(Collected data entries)
▬▬▬▬▬▬
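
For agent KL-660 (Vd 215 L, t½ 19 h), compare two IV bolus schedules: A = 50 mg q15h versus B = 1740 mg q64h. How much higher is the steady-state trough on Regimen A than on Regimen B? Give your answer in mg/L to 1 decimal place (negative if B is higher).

-0.5 mg/L

Regimen A: f = (1/2)^(15/19) ≈ 0.5786; Cmin,ss = (50/215)·f/(1−f) ≈ 0.319 mg/L.
Regimen B: f = (1/2)^(64/19) ≈ 0.0968; Cmin,ss = (1740/215)·f/(1−f) ≈ 0.867 mg/L.
Difference ≈ 0.319 − 0.867 ≈ -0.548 mg/L.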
▬▬▬▬▬▬
EXERCISE:
Without changing a word, print all of the entries above.

WRITTEN REPLY:
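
For agent KL-660 (Vd 215 L, t½ 19 h), compare two IV bolus schedules: A = 50 mg q15h versus B = 1740 mg q64h. How much higher is the steady-state trough on Regimen A than on Regimen B? Give your answer in mg/L to 1 decimal place (negative if B is higher).

-0.5 mg/L

Regimen A: f = (1/2)^(15/19) ≈ 0.5786; Cmin,ss = (50/215)·f/(1−f) ≈ 0.319 mg/L.
Regimen B: f = (1/2)^(64/19) ≈ 0.0968; Cmin,ss = (1740/215)·f/(1−f) ≈ 0.867 mg/L.
Difference ≈ 0.319 − 0.867 ≈ -0.548 mg/L.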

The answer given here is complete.